[Stored items]

▬▬▬▬▬▬▬▬▬▬

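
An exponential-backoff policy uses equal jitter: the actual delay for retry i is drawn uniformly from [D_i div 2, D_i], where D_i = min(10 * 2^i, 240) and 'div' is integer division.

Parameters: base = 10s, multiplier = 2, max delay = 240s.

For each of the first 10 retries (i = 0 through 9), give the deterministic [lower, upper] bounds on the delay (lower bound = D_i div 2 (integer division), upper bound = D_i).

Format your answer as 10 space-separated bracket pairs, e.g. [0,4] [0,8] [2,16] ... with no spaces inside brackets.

Answer: [5,10] [10,20] [20,40] [40,80] [80,160] [120,240] [120,240] [120,240] [120,240] [120,240]

Derivation:
Computing bounds per retry:
  i=0: D_i=min(10*2^0,240)=10, bounds=[5,10]
  i=1: D_i=min(10*2^1,240)=20, bounds=[10,20]
  i=2: D_i=min(10*2^2,240)=40, bounds=[20,40]
  i=3: D_i=min(10*2^3,240)=80, bounds=[40,80]
  i=4: D_i=min(10*2^4,240)=160, bounds=[80,160]
  i=5: D_i=min(10*2^5,240)=240, bounds=[120,240]
  i=6: D_i=min(10*2^6,240)=240, bounds=[120,240]
  i=7: D_i=min(10*2^7,240)=240, bounds=[120,240]
  i=8: D_i=min(10*2^8,240)=240, bounds=[120,240]
  i=9: D_i=min(10*2^9,240)=240, bounds=[120,240]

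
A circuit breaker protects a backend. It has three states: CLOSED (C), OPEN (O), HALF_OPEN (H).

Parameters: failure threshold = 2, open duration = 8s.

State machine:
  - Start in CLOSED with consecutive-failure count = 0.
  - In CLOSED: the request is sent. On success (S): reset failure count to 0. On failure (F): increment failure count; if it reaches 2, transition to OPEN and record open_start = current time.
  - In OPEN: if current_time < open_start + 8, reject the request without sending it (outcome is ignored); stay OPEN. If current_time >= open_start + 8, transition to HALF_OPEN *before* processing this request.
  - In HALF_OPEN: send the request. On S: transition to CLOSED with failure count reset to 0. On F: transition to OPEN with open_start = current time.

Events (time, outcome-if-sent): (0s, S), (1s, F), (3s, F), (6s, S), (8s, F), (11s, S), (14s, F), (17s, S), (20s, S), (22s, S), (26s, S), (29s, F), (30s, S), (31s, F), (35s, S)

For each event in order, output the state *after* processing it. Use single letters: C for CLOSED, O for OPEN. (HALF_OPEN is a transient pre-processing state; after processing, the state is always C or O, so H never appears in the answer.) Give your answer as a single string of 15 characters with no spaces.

State after each event:
  event#1 t=0s outcome=S: state=CLOSED
  event#2 t=1s outcome=F: state=CLOSED
  event#3 t=3s outcome=F: state=OPEN
  event#4 t=6s outcome=S: state=OPEN
  event#5 t=8s outcome=F: state=OPEN
  event#6 t=11s outcome=S: state=CLOSED
  event#7 t=14s outcome=F: state=CLOSED
  event#8 t=17s outcome=S: state=CLOSED
  event#9 t=20s outcome=S: state=CLOSED
  event#10 t=22s outcome=S: state=CLOSED
  event#11 t=26s outcome=S: state=CLOSED
  event#12 t=29s outcome=F: state=CLOSED
  event#13 t=30s outcome=S: state=CLOSED
  event#14 t=31s outcome=F: state=CLOSED
  event#15 t=35s outcome=S: state=CLOSED

Answer: CCOOOCCCCCCCCCC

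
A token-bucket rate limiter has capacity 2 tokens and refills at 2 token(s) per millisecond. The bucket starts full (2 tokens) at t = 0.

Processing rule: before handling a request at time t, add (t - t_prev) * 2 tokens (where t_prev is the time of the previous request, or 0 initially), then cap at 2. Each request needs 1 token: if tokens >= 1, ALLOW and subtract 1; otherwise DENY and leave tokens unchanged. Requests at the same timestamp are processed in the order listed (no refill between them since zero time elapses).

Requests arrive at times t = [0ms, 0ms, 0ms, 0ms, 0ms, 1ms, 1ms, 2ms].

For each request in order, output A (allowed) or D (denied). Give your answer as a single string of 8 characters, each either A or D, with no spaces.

Simulating step by step:
  req#1 t=0ms: ALLOW
  req#2 t=0ms: ALLOW
  req#3 t=0ms: DENY
  req#4 t=0ms: DENY
  req#5 t=0ms: DENY
  req#6 t=1ms: ALLOW
  req#7 t=1ms: ALLOW
  req#8 t=2ms: ALLOW

Answer: AADDDAAA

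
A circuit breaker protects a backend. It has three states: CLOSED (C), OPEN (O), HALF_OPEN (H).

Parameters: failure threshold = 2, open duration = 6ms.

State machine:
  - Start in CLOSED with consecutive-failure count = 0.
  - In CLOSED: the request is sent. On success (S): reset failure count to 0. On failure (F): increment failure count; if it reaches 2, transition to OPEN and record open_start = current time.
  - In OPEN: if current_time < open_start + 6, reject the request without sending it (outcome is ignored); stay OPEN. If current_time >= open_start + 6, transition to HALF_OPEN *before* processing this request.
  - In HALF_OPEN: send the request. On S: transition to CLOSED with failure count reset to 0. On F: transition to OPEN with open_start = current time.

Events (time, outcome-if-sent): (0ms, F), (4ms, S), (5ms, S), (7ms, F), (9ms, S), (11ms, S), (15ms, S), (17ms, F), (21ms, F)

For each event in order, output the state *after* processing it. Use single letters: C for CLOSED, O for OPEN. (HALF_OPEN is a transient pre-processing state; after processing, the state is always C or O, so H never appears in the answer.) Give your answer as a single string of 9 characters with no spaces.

State after each event:
  event#1 t=0ms outcome=F: state=CLOSED
  event#2 t=4ms outcome=S: state=CLOSED
  event#3 t=5ms outcome=S: state=CLOSED
  event#4 t=7ms outcome=F: state=CLOSED
  event#5 t=9ms outcome=S: state=CLOSED
  event#6 t=11ms outcome=S: state=CLOSED
  event#7 t=15ms outcome=S: state=CLOSED
  event#8 t=17ms outcome=F: state=CLOSED
  event#9 t=21ms outcome=F: state=OPEN

Answer: CCCCCCCCO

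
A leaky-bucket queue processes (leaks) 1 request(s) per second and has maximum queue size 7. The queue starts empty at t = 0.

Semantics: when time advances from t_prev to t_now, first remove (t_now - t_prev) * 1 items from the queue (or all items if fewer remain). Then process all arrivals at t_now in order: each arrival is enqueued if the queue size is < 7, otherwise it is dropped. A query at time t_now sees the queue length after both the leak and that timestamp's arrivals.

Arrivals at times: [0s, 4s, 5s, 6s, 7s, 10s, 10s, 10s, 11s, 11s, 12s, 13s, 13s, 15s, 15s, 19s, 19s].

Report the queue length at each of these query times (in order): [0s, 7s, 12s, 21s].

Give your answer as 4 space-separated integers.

Answer: 1 1 4 1

Derivation:
Queue lengths at query times:
  query t=0s: backlog = 1
  query t=7s: backlog = 1
  query t=12s: backlog = 4
  query t=21s: backlog = 1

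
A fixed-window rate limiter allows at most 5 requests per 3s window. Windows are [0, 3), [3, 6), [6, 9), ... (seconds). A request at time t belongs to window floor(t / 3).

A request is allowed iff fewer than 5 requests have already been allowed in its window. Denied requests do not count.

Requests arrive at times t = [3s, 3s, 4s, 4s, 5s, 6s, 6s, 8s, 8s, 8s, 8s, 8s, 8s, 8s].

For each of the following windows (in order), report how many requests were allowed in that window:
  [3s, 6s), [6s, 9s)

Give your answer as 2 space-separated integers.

Processing requests:
  req#1 t=3s (window 1): ALLOW
  req#2 t=3s (window 1): ALLOW
  req#3 t=4s (window 1): ALLOW
  req#4 t=4s (window 1): ALLOW
  req#5 t=5s (window 1): ALLOW
  req#6 t=6s (window 2): ALLOW
  req#7 t=6s (window 2): ALLOW
  req#8 t=8s (window 2): ALLOW
  req#9 t=8s (window 2): ALLOW
  req#10 t=8s (window 2): ALLOW
  req#11 t=8s (window 2): DENY
  req#12 t=8s (window 2): DENY
  req#13 t=8s (window 2): DENY
  req#14 t=8s (window 2): DENY

Allowed counts by window: 5 5

Answer: 5 5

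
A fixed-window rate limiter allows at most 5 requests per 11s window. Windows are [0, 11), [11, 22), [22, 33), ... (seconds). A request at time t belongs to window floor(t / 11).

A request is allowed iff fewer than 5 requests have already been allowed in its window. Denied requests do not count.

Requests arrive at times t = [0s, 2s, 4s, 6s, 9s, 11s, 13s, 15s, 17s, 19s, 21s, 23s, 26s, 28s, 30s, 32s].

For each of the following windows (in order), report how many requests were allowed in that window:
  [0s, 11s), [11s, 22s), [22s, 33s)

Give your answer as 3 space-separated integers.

Processing requests:
  req#1 t=0s (window 0): ALLOW
  req#2 t=2s (window 0): ALLOW
  req#3 t=4s (window 0): ALLOW
  req#4 t=6s (window 0): ALLOW
  req#5 t=9s (window 0): ALLOW
  req#6 t=11s (window 1): ALLOW
  req#7 t=13s (window 1): ALLOW
  req#8 t=15s (window 1): ALLOW
  req#9 t=17s (window 1): ALLOW
  req#10 t=19s (window 1): ALLOW
  req#11 t=21s (window 1): DENY
  req#12 t=23s (window 2): ALLOW
  req#13 t=26s (window 2): ALLOW
  req#14 t=28s (window 2): ALLOW
  req#15 t=30s (window 2): ALLOW
  req#16 t=32s (window 2): ALLOW

Allowed counts by window: 5 5 5

Answer: 5 5 5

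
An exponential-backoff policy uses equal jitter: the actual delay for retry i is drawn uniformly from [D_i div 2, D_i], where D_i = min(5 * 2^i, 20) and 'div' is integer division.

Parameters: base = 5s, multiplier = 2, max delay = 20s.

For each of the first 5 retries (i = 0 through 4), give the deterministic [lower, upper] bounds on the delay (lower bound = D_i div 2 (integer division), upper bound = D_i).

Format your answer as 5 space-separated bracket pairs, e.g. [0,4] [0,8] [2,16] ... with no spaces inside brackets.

Computing bounds per retry:
  i=0: D_i=min(5*2^0,20)=5, bounds=[2,5]
  i=1: D_i=min(5*2^1,20)=10, bounds=[5,10]
  i=2: D_i=min(5*2^2,20)=20, bounds=[10,20]
  i=3: D_i=min(5*2^3,20)=20, bounds=[10,20]
  i=4: D_i=min(5*2^4,20)=20, bounds=[10,20]

Answer: [2,5] [5,10] [10,20] [10,20] [10,20]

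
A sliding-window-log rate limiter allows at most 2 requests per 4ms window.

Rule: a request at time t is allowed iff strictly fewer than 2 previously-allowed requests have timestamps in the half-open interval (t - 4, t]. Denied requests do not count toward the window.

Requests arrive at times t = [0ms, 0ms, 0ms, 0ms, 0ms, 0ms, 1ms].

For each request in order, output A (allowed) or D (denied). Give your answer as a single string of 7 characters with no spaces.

Tracking allowed requests in the window:
  req#1 t=0ms: ALLOW
  req#2 t=0ms: ALLOW
  req#3 t=0ms: DENY
  req#4 t=0ms: DENY
  req#5 t=0ms: DENY
  req#6 t=0ms: DENY
  req#7 t=1ms: DENY

Answer: AADDDDD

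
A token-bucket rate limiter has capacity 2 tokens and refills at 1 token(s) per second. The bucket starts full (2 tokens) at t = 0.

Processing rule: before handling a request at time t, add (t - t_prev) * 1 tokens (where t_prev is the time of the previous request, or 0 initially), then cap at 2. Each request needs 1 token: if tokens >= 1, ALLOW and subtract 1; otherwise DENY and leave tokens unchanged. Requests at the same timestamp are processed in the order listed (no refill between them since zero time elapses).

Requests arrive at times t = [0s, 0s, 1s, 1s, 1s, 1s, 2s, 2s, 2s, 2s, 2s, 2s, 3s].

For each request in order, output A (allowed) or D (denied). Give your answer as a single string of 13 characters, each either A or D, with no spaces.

Answer: AAADDDADDDDDA

Derivation:
Simulating step by step:
  req#1 t=0s: ALLOW
  req#2 t=0s: ALLOW
  req#3 t=1s: ALLOW
  req#4 t=1s: DENY
  req#5 t=1s: DENY
  req#6 t=1s: DENY
  req#7 t=2s: ALLOW
  req#8 t=2s: DENY
  req#9 t=2s: DENY
  req#10 t=2s: DENY
  req#11 t=2s: DENY
  req#12 t=2s: DENY
  req#13 t=3s: ALLOW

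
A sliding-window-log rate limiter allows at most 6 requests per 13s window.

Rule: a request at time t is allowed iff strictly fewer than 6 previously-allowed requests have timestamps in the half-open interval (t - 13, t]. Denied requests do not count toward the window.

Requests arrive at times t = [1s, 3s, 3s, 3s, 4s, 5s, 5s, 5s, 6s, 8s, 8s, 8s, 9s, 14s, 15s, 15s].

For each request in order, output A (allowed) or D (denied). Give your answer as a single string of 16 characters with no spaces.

Tracking allowed requests in the window:
  req#1 t=1s: ALLOW
  req#2 t=3s: ALLOW
  req#3 t=3s: ALLOW
  req#4 t=3s: ALLOW
  req#5 t=4s: ALLOW
  req#6 t=5s: ALLOW
  req#7 t=5s: DENY
  req#8 t=5s: DENY
  req#9 t=6s: DENY
  req#10 t=8s: DENY
  req#11 t=8s: DENY
  req#12 t=8s: DENY
  req#13 t=9s: DENY
  req#14 t=14s: ALLOW
  req#15 t=15s: DENY
  req#16 t=15s: DENY

Answer: AAAAAADDDDDDDADD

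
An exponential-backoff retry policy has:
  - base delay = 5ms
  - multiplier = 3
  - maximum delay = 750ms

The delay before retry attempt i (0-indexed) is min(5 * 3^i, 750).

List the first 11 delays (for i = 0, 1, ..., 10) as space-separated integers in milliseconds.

Answer: 5 15 45 135 405 750 750 750 750 750 750

Derivation:
Computing each delay:
  i=0: min(5*3^0, 750) = 5
  i=1: min(5*3^1, 750) = 15
  i=2: min(5*3^2, 750) = 45
  i=3: min(5*3^3, 750) = 135
  i=4: min(5*3^4, 750) = 405
  i=5: min(5*3^5, 750) = 750
  i=6: min(5*3^6, 750) = 750
  i=7: min(5*3^7, 750) = 750
  i=8: min(5*3^8, 750) = 750
  i=9: min(5*3^9, 750) = 750
  i=10: min(5*3^10, 750) = 750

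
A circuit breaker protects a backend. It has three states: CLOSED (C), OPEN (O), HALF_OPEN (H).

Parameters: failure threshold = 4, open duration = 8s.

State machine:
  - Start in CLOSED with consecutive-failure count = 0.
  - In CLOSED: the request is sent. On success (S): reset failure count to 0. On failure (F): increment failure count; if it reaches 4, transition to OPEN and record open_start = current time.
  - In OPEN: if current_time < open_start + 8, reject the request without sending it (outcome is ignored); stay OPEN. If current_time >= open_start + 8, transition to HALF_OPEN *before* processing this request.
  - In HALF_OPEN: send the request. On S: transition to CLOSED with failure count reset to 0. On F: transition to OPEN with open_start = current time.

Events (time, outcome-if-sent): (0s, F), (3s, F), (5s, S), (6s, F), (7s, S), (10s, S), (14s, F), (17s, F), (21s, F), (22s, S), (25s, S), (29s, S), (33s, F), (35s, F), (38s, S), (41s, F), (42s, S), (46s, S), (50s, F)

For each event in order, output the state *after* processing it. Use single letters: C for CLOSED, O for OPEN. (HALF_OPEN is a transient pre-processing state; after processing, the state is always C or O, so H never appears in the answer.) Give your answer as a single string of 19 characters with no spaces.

Answer: CCCCCCCCCCCCCCCCCCC

Derivation:
State after each event:
  event#1 t=0s outcome=F: state=CLOSED
  event#2 t=3s outcome=F: state=CLOSED
  event#3 t=5s outcome=S: state=CLOSED
  event#4 t=6s outcome=F: state=CLOSED
  event#5 t=7s outcome=S: state=CLOSED
  event#6 t=10s outcome=S: state=CLOSED
  event#7 t=14s outcome=F: state=CLOSED
  event#8 t=17s outcome=F: state=CLOSED
  event#9 t=21s outcome=F: state=CLOSED
  event#10 t=22s outcome=S: state=CLOSED
  event#11 t=25s outcome=S: state=CLOSED
  event#12 t=29s outcome=S: state=CLOSED
  event#13 t=33s outcome=F: state=CLOSED
  event#14 t=35s outcome=F: state=CLOSED
  event#15 t=38s outcome=S: state=CLOSED
  event#16 t=41s outcome=F: state=CLOSED
  event#17 t=42s outcome=S: state=CLOSED
  event#18 t=46s outcome=S: state=CLOSED
  event#19 t=50s outcome=F: state=CLOSED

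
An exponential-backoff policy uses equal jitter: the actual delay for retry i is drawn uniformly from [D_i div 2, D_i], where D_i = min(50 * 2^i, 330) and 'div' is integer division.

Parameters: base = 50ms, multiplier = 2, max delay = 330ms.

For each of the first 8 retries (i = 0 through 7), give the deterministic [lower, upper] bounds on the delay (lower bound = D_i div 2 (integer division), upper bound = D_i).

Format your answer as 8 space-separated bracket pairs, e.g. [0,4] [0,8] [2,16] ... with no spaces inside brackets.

Computing bounds per retry:
  i=0: D_i=min(50*2^0,330)=50, bounds=[25,50]
  i=1: D_i=min(50*2^1,330)=100, bounds=[50,100]
  i=2: D_i=min(50*2^2,330)=200, bounds=[100,200]
  i=3: D_i=min(50*2^3,330)=330, bounds=[165,330]
  i=4: D_i=min(50*2^4,330)=330, bounds=[165,330]
  i=5: D_i=min(50*2^5,330)=330, bounds=[165,330]
  i=6: D_i=min(50*2^6,330)=330, bounds=[165,330]
  i=7: D_i=min(50*2^7,330)=330, bounds=[165,330]

Answer: [25,50] [50,100] [100,200] [165,330] [165,330] [165,330] [165,330] [165,330]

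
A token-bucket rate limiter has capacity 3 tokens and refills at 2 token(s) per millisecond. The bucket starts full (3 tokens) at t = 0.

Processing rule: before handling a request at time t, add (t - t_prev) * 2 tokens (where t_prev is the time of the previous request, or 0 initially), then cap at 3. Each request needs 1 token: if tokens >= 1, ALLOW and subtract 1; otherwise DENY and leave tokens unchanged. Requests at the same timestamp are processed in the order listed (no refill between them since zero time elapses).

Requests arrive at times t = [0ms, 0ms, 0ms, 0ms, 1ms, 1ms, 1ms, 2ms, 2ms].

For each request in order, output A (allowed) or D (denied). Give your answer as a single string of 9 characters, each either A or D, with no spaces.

Simulating step by step:
  req#1 t=0ms: ALLOW
  req#2 t=0ms: ALLOW
  req#3 t=0ms: ALLOW
  req#4 t=0ms: DENY
  req#5 t=1ms: ALLOW
  req#6 t=1ms: ALLOW
  req#7 t=1ms: DENY
  req#8 t=2ms: ALLOW
  req#9 t=2ms: ALLOW

Answer: AAADAADAA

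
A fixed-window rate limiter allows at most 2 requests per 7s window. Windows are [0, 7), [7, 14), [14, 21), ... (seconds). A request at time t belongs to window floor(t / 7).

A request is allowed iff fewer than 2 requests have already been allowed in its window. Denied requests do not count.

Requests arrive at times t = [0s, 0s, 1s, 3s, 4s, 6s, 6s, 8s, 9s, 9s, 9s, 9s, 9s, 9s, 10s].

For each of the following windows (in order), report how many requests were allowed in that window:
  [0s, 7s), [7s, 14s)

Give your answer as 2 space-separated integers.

Answer: 2 2

Derivation:
Processing requests:
  req#1 t=0s (window 0): ALLOW
  req#2 t=0s (window 0): ALLOW
  req#3 t=1s (window 0): DENY
  req#4 t=3s (window 0): DENY
  req#5 t=4s (window 0): DENY
  req#6 t=6s (window 0): DENY
  req#7 t=6s (window 0): DENY
  req#8 t=8s (window 1): ALLOW
  req#9 t=9s (window 1): ALLOW
  req#10 t=9s (window 1): DENY
  req#11 t=9s (window 1): DENY
  req#12 t=9s (window 1): DENY
  req#13 t=9s (window 1): DENY
  req#14 t=9s (window 1): DENY
  req#15 t=10s (window 1): DENY

Allowed counts by window: 2 2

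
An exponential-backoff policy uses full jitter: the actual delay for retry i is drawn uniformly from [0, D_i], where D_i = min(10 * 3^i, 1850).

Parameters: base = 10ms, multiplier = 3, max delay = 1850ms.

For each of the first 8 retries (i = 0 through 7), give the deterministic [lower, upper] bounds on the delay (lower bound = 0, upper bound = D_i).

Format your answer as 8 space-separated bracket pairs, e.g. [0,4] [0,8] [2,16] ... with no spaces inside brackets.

Answer: [0,10] [0,30] [0,90] [0,270] [0,810] [0,1850] [0,1850] [0,1850]

Derivation:
Computing bounds per retry:
  i=0: D_i=min(10*3^0,1850)=10, bounds=[0,10]
  i=1: D_i=min(10*3^1,1850)=30, bounds=[0,30]
  i=2: D_i=min(10*3^2,1850)=90, bounds=[0,90]
  i=3: D_i=min(10*3^3,1850)=270, bounds=[0,270]
  i=4: D_i=min(10*3^4,1850)=810, bounds=[0,810]
  i=5: D_i=min(10*3^5,1850)=1850, bounds=[0,1850]
  i=6: D_i=min(10*3^6,1850)=1850, bounds=[0,1850]
  i=7: D_i=min(10*3^7,1850)=1850, bounds=[0,1850]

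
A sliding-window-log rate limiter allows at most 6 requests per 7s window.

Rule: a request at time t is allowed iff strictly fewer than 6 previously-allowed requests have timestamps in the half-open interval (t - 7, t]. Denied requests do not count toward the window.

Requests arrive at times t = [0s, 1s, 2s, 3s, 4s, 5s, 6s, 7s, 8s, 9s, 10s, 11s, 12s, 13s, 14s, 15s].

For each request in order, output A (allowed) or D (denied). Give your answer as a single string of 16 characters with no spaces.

Tracking allowed requests in the window:
  req#1 t=0s: ALLOW
  req#2 t=1s: ALLOW
  req#3 t=2s: ALLOW
  req#4 t=3s: ALLOW
  req#5 t=4s: ALLOW
  req#6 t=5s: ALLOW
  req#7 t=6s: DENY
  req#8 t=7s: ALLOW
  req#9 t=8s: ALLOW
  req#10 t=9s: ALLOW
  req#11 t=10s: ALLOW
  req#12 t=11s: ALLOW
  req#13 t=12s: ALLOW
  req#14 t=13s: DENY
  req#15 t=14s: ALLOW
  req#16 t=15s: ALLOW

Answer: AAAAAADAAAAAADAA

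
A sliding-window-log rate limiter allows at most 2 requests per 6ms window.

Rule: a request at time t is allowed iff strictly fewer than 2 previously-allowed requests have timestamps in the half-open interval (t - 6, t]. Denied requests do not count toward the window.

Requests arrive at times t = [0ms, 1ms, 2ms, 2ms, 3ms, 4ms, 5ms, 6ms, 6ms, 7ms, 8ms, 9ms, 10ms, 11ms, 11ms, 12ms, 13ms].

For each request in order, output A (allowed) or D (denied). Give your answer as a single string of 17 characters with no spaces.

Tracking allowed requests in the window:
  req#1 t=0ms: ALLOW
  req#2 t=1ms: ALLOW
  req#3 t=2ms: DENY
  req#4 t=2ms: DENY
  req#5 t=3ms: DENY
  req#6 t=4ms: DENY
  req#7 t=5ms: DENY
  req#8 t=6ms: ALLOW
  req#9 t=6ms: DENY
  req#10 t=7ms: ALLOW
  req#11 t=8ms: DENY
  req#12 t=9ms: DENY
  req#13 t=10ms: DENY
  req#14 t=11ms: DENY
  req#15 t=11ms: DENY
  req#16 t=12ms: ALLOW
  req#17 t=13ms: ALLOW

Answer: AADDDDDADADDDDDAA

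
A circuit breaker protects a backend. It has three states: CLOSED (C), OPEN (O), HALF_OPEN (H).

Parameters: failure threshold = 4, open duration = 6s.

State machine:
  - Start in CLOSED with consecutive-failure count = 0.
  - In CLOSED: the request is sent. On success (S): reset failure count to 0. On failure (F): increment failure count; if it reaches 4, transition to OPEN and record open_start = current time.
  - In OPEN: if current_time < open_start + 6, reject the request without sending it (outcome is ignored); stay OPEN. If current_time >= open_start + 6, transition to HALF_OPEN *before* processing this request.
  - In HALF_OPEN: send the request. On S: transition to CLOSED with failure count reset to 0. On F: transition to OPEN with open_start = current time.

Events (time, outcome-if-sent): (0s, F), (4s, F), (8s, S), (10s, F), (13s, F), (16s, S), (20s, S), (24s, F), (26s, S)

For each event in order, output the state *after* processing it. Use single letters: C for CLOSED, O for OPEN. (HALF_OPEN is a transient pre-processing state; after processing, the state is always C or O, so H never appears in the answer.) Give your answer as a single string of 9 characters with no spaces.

Answer: CCCCCCCCC

Derivation:
State after each event:
  event#1 t=0s outcome=F: state=CLOSED
  event#2 t=4s outcome=F: state=CLOSED
  event#3 t=8s outcome=S: state=CLOSED
  event#4 t=10s outcome=F: state=CLOSED
  event#5 t=13s outcome=F: state=CLOSED
  event#6 t=16s outcome=S: state=CLOSED
  event#7 t=20s outcome=S: state=CLOSED
  event#8 t=24s outcome=F: state=CLOSED
  event#9 t=26s outcome=S: state=CLOSED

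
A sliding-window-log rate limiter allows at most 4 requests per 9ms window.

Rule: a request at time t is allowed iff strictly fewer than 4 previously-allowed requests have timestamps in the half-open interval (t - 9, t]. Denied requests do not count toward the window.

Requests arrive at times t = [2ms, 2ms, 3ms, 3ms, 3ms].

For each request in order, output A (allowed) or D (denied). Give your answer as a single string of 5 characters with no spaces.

Answer: AAAAD

Derivation:
Tracking allowed requests in the window:
  req#1 t=2ms: ALLOW
  req#2 t=2ms: ALLOW
  req#3 t=3ms: ALLOW
  req#4 t=3ms: ALLOW
  req#5 t=3ms: DENY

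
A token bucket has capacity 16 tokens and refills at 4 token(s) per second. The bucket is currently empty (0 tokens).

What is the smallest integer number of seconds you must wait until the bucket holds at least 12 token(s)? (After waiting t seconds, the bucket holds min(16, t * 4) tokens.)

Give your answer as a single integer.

Need t * 4 >= 12, so t >= 12/4.
Smallest integer t = ceil(12/4) = 3.

Answer: 3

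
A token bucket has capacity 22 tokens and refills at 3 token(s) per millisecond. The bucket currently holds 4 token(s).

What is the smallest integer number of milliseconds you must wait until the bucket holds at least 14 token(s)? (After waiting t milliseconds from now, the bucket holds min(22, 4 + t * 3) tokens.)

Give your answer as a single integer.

Need 4 + t * 3 >= 14, so t >= 10/3.
Smallest integer t = ceil(10/3) = 4.

Answer: 4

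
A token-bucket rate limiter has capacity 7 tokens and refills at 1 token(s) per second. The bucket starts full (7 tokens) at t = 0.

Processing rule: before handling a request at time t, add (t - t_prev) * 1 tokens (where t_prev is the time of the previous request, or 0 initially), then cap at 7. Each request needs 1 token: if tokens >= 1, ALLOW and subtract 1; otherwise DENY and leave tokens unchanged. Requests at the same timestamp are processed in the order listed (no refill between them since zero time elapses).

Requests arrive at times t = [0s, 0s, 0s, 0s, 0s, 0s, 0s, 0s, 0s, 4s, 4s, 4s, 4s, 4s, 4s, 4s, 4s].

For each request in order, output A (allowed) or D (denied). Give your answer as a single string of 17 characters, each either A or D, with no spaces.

Answer: AAAAAAADDAAAADDDD

Derivation:
Simulating step by step:
  req#1 t=0s: ALLOW
  req#2 t=0s: ALLOW
  req#3 t=0s: ALLOW
  req#4 t=0s: ALLOW
  req#5 t=0s: ALLOW
  req#6 t=0s: ALLOW
  req#7 t=0s: ALLOW
  req#8 t=0s: DENY
  req#9 t=0s: DENY
  req#10 t=4s: ALLOW
  req#11 t=4s: ALLOW
  req#12 t=4s: ALLOW
  req#13 t=4s: ALLOW
  req#14 t=4s: DENY
  req#15 t=4s: DENY
  req#16 t=4s: DENY
  req#17 t=4s: DENY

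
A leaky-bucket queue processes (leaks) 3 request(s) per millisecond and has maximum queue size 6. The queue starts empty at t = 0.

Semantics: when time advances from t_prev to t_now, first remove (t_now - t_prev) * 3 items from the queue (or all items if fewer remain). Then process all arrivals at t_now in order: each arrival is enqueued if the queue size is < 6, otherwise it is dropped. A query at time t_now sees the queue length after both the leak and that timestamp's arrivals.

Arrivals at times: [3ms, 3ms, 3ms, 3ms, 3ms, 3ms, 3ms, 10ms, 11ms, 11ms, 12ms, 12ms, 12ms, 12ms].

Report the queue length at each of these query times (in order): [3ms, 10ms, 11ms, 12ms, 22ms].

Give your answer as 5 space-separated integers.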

▬▬▬▬▬▬▬▬▬▬

### [ACTIVITY]
Which lines above run from the one containing "2 tokens and refills at 1" to the one containing "14s, 15s, 15s]."? Give them again exactly, both ends included.

### [OUTPUT FOR THIS EXERCISE]
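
A token-bucket rate limiter has capacity 2 tokens and refills at 1 token(s) per second. The bucket starts full (2 tokens) at t = 0.

Processing rule: before handling a request at time t, add (t - t_prev) * 1 tokens (where t_prev is the time of the previous request, or 0 initially), then cap at 2. Each request needs 1 token: if tokens >= 1, ALLOW and subtract 1; otherwise DENY and leave tokens unchanged. Requests at the same timestamp are processed in the order listed (no refill between them since zero time elapses).

Requests arrive at times t = [0s, 0s, 1s, 1s, 1s, 1s, 2s, 2s, 2s, 2s, 2s, 2s, 3s].

For each request in order, output A (allowed) or D (denied). Give your answer as a single string of 13 characters, each either A or D, with no spaces.

Answer: AAADDDADDDDDA

Derivation:
Simulating step by step:
  req#1 t=0s: ALLOW
  req#2 t=0s: ALLOW
  req#3 t=1s: ALLOW
  req#4 t=1s: DENY
  req#5 t=1s: DENY
  req#6 t=1s: DENY
  req#7 t=2s: ALLOW
  req#8 t=2s: DENY
  req#9 t=2s: DENY
  req#10 t=2s: DENY
  req#11 t=2s: DENY
  req#12 t=2s: DENY
  req#13 t=3s: ALLOW

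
A sliding-window-log rate limiter allows at most 6 requests per 13s window.

Rule: a request at time t is allowed iff strictly fewer than 6 previously-allowed requests have timestamps in the half-open interval (t - 13, t]. Denied requests do not count toward the window.

Requests arrive at times t = [1s, 3s, 3s, 3s, 4s, 5s, 5s, 5s, 6s, 8s, 8s, 8s, 9s, 14s, 15s, 15s].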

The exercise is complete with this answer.